• Data records:

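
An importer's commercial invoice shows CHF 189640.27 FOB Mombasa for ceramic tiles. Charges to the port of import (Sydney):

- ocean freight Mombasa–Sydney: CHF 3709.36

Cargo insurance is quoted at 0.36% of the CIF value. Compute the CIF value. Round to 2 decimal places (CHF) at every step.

CIF value: CHF 194048.20

Let C be the CIF value. C = FOB price + freight + 0.36% × C
C − 0.36% × C = 189640.27 + 3709.36
0.9964 × C = 193349.63
C = 193349.63 / 0.9964 = 194048.20
Insurance premium = 0.36% × 194048.20 = 698.57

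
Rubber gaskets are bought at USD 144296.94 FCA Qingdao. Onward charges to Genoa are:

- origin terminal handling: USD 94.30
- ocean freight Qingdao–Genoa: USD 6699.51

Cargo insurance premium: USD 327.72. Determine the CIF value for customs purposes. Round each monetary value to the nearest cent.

CIF = FCA price + pre-shipment costs + freight + insurance
CIF = 144296.94 + 94.30 + 6699.51 + 327.72 = 151418.47

CIF value: USD 151418.47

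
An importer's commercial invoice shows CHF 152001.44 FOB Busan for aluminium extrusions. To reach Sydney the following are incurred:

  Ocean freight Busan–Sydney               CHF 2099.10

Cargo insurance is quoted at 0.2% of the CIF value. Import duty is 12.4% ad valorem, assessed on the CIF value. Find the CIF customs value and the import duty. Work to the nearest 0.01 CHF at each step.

Let C be the CIF value. C = FOB price + freight + 0.2% × C
C − 0.2% × C = 152001.44 + 2099.10
0.998 × C = 154100.54
C = 154100.54 / 0.998 = 154409.36
Insurance premium = 0.2% × 154409.36 = 308.82
Import duty = 154409.36 × 12.4% = 19146.76

CIF value: CHF 154409.36; import duty: CHF 19146.76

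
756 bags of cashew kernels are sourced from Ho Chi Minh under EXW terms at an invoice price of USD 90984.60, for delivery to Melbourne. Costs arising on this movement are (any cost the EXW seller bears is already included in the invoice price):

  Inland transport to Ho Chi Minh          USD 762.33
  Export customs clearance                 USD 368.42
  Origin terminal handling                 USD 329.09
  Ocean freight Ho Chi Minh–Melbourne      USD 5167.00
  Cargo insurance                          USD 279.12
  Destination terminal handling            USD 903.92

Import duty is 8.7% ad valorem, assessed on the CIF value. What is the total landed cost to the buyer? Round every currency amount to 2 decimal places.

Total landed cost: USD 107310.96

EXW: the seller makes goods available at their premises; the buyer bears all onward costs.
CIF value = EXW price + inland to port + export clearance + origin terminal + freight + insurance = 90984.60 + 762.33 + 368.42 + 329.09 + 5167.00 + 279.12 = 97890.56
Import duty = 97890.56 × 8.7% = 8516.48
Buyer bears: inland to port 762.33 + export clearance 368.42 + origin terminal 329.09 + freight 5167.00 + insurance 279.12 + destination terminal 903.92 + duty 8516.48 = 16326.36
Landed cost = invoice 90984.60 + 16326.36 = 107310.96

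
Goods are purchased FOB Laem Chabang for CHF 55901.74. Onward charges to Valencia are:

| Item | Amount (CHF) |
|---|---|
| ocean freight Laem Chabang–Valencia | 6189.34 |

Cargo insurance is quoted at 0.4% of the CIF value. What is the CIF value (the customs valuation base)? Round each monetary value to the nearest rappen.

Let C be the CIF value. C = FOB price + freight + 0.4% × C
C − 0.4% × C = 55901.74 + 6189.34
0.996 × C = 62091.08
C = 62091.08 / 0.996 = 62340.44
Insurance premium = 0.4% × 62340.44 = 249.36

CIF value: CHF 62340.44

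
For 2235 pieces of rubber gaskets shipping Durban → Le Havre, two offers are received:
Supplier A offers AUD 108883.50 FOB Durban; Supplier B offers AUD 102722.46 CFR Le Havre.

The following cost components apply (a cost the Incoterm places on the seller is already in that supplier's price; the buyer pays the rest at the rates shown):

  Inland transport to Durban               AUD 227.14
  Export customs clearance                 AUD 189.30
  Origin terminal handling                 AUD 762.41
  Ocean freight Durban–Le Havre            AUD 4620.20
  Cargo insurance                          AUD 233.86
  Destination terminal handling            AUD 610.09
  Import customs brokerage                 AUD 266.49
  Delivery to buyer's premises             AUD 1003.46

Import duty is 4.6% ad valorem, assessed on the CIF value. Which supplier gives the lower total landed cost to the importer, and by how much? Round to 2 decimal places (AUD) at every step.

Supplier A (FOB):
CIF value = FOB price + freight + insurance = 108883.50 + 4620.20 + 233.86 = 113737.56
Import duty = 113737.56 × 4.6% = 5231.93
Buyer bears (A): 4620.20 + 233.86 + 610.09 + 266.49 + 1003.46 = 6734.10
Landed cost (A) = invoice 108883.50 + 6734.10 + duty 5231.93 = 120849.53
Supplier B (CFR):
CIF value = CFR price + insurance = 102722.46 + 233.86 = 102956.32
Import duty = 102956.32 × 4.6% = 4735.99
Buyer bears (B): 233.86 + 610.09 + 266.49 + 1003.46 = 2113.90
Landed cost (B) = invoice 102722.46 + 2113.90 + duty 4735.99 = 109572.35
Difference = |120849.53 − 109572.35| = 11277.18

Supplier B is cheaper by AUD 11277.18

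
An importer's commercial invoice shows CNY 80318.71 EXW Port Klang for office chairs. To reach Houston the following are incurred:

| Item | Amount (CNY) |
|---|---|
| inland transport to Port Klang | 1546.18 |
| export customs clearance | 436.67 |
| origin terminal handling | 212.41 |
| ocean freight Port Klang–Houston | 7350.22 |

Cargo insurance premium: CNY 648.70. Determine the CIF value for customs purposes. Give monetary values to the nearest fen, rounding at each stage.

CIF = EXW price + pre-shipment costs + freight + insurance
CIF = 80318.71 + 1546.18 + 436.67 + 212.41 + 7350.22 + 648.70 = 90512.89

CIF value: CNY 90512.89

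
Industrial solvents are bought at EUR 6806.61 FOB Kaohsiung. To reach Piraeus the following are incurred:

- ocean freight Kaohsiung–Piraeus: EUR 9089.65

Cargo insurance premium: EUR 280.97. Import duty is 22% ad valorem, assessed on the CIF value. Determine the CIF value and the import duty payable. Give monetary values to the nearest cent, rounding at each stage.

CIF value: EUR 16177.23; import duty: EUR 3558.99

CIF = FOB price + freight + insurance
CIF = 6806.61 + 9089.65 + 280.97 = 16177.23
Import duty = 16177.23 × 22% = 3558.99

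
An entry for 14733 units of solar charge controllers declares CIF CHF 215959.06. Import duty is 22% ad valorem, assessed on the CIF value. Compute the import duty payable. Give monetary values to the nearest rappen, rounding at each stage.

Import duty = 215959.06 × 22% = 47510.99

Import duty: CHF 47510.99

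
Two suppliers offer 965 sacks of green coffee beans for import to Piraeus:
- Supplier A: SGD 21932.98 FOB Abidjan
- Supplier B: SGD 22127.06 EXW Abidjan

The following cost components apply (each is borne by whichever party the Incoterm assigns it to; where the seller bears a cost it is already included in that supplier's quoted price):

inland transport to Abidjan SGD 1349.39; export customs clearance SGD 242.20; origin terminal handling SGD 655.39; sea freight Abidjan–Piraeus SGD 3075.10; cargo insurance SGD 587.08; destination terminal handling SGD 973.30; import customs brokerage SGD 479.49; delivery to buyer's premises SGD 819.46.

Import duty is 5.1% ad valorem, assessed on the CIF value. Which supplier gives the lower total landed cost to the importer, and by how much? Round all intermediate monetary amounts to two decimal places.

Supplier A is cheaper by SGD 2565.56

Supplier A (FOB):
CIF value = FOB price + freight + insurance = 21932.98 + 3075.10 + 587.08 = 25595.16
Import duty = 25595.16 × 5.1% = 1305.35
Buyer bears (A): 3075.10 + 587.08 + 973.30 + 479.49 + 819.46 = 5934.43
Landed cost (A) = invoice 21932.98 + 5934.43 + duty 1305.35 = 29172.76
Supplier B (EXW):
CIF value = EXW price + inland to port + export clearance + origin terminal + freight + insurance = 22127.06 + 1349.39 + 242.20 + 655.39 + 3075.10 + 587.08 = 28036.22
Import duty = 28036.22 × 5.1% = 1429.85
Buyer bears (B): 1349.39 + 242.20 + 655.39 + 3075.10 + 587.08 + 973.30 + 479.49 + 819.46 = 8181.41
Landed cost (B) = invoice 22127.06 + 8181.41 + duty 1429.85 = 31738.32
Difference = |29172.76 − 31738.32| = 2565.56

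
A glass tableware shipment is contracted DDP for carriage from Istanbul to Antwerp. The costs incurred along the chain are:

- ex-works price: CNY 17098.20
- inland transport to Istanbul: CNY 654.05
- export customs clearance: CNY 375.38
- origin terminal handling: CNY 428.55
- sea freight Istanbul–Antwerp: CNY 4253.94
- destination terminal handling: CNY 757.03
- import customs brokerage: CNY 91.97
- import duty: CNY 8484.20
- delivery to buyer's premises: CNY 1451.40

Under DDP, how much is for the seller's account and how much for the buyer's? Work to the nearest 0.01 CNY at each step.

DDP: the seller bears all costs including import duty.
Seller's account: goods 17098.20 + inland to port 654.05 + export clearance 375.38 + origin terminal 428.55 + freight 4253.94 + destination terminal 757.03 + brokerage 91.97 + duty 8484.20 + delivery 1451.40 = 33594.72
Buyer's account: 0.00

Seller: CNY 33594.72; buyer: CNY 0.00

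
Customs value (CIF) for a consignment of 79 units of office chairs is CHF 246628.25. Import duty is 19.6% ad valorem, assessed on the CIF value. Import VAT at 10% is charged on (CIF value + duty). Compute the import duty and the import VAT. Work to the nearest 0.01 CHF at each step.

Import duty = 246628.25 × 19.6% = 48339.14
VAT base = CIF + duty = 246628.25 + 48339.14 = 294967.39
Import VAT = 294967.39 × 10% = 29496.74

Import duty: CHF 48339.14; import VAT: CHF 29496.74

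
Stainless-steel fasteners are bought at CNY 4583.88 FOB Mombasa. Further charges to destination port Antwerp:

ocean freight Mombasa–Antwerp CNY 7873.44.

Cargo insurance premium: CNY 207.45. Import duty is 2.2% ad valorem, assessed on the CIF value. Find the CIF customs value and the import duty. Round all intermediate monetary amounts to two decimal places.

CIF value: CNY 12664.77; import duty: CNY 278.62

CIF = FOB price + freight + insurance
CIF = 4583.88 + 7873.44 + 207.45 = 12664.77
Import duty = 12664.77 × 2.2% = 278.62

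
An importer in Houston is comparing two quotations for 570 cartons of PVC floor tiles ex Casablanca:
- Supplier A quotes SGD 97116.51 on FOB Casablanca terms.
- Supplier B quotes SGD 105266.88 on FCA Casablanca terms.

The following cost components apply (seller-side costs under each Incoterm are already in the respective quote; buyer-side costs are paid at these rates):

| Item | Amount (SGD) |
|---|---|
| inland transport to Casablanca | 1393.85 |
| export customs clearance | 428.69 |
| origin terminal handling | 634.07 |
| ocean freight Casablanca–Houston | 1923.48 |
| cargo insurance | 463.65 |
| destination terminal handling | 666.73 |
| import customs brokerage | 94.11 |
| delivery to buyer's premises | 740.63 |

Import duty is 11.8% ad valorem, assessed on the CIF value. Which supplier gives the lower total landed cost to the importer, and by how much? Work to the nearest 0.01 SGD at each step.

Supplier A (FOB):
CIF value = FOB price + freight + insurance = 97116.51 + 1923.48 + 463.65 = 99503.64
Import duty = 99503.64 × 11.8% = 11741.43
Buyer bears (A): 1923.48 + 463.65 + 666.73 + 94.11 + 740.63 = 3888.60
Landed cost (A) = invoice 97116.51 + 3888.60 + duty 11741.43 = 112746.54
Supplier B (FCA):
CIF value = FCA price + origin terminal + freight + insurance = 105266.88 + 634.07 + 1923.48 + 463.65 = 108288.08
Import duty = 108288.08 × 11.8% = 12777.99
Buyer bears (B): 634.07 + 1923.48 + 463.65 + 666.73 + 94.11 + 740.63 = 4522.67
Landed cost (B) = invoice 105266.88 + 4522.67 + duty 12777.99 = 122567.54
Difference = |112746.54 − 122567.54| = 9821.00

Supplier A is cheaper by SGD 9821.00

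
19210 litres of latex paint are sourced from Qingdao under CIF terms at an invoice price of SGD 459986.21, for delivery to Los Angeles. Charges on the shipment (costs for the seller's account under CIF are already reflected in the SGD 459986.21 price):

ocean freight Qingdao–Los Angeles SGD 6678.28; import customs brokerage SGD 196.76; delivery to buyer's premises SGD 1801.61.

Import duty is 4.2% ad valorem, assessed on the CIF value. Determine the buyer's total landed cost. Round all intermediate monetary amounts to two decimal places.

CIF: the seller pays costs through ocean freight and marine insurance to the destination port.
Already in the invoice (seller's account under CIF): freight — exclude.
The CIF price already equals the CIF value: 459986.21
Import duty = 459986.21 × 4.2% = 19319.42
Buyer bears: brokerage 196.76 + delivery 1801.61 + duty 19319.42 = 21317.79
Landed cost = invoice 459986.21 + 21317.79 = 481304.00

Total landed cost: SGD 481304.00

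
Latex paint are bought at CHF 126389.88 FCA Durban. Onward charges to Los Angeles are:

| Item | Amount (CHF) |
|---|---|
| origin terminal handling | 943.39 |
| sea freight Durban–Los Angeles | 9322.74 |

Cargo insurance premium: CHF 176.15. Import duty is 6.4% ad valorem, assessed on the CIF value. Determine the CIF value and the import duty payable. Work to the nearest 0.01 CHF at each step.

CIF = FCA price + pre-shipment costs + freight + insurance
CIF = 126389.88 + 943.39 + 9322.74 + 176.15 = 136832.16
Import duty = 136832.16 × 6.4% = 8757.26

CIF value: CHF 136832.16; import duty: CHF 8757.26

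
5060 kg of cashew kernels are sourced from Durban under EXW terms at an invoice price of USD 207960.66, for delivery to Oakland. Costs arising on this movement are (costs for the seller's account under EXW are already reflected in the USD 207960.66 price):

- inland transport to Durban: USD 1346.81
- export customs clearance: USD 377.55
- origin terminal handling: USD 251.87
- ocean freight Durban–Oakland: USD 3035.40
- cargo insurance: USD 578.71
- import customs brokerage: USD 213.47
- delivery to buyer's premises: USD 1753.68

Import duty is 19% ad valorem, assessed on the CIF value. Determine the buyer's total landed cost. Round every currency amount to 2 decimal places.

EXW: the seller makes goods available at their premises; the buyer bears all onward costs.
CIF value = EXW price + inland to port + export clearance + origin terminal + freight + insurance = 207960.66 + 1346.81 + 377.55 + 251.87 + 3035.40 + 578.71 = 213551.00
Import duty = 213551.00 × 19% = 40574.69
Buyer bears: inland to port 1346.81 + export clearance 377.55 + origin terminal 251.87 + freight 3035.40 + insurance 578.71 + brokerage 213.47 + delivery 1753.68 + duty 40574.69 = 48132.18
Landed cost = invoice 207960.66 + 48132.18 = 256092.84

Total landed cost: USD 256092.84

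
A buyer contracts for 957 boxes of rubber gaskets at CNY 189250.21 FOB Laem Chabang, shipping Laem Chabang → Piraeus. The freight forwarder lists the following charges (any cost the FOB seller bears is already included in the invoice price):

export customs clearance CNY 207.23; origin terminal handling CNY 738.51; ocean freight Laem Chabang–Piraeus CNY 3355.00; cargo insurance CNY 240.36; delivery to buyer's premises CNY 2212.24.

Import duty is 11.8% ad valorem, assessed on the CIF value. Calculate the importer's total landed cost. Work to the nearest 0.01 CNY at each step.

Total landed cost: CNY 217813.59

FOB: the seller bears costs until goods are on board at the origin port; the buyer bears freight, insurance and all costs thereafter.
Already in the invoice (seller's account under FOB): export clearance, origin terminal — exclude.
CIF value = FOB price + freight + insurance = 189250.21 + 3355.00 + 240.36 = 192845.57
Import duty = 192845.57 × 11.8% = 22755.78
Buyer bears: freight 3355.00 + insurance 240.36 + delivery 2212.24 + duty 22755.78 = 28563.38
Landed cost = invoice 189250.21 + 28563.38 = 217813.59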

• WHAT THE TASK ASKS: Across all the entries, how many lines hold the string "Incoterm"? Only the number is needed.

• WRITTEN RESPONSE: 3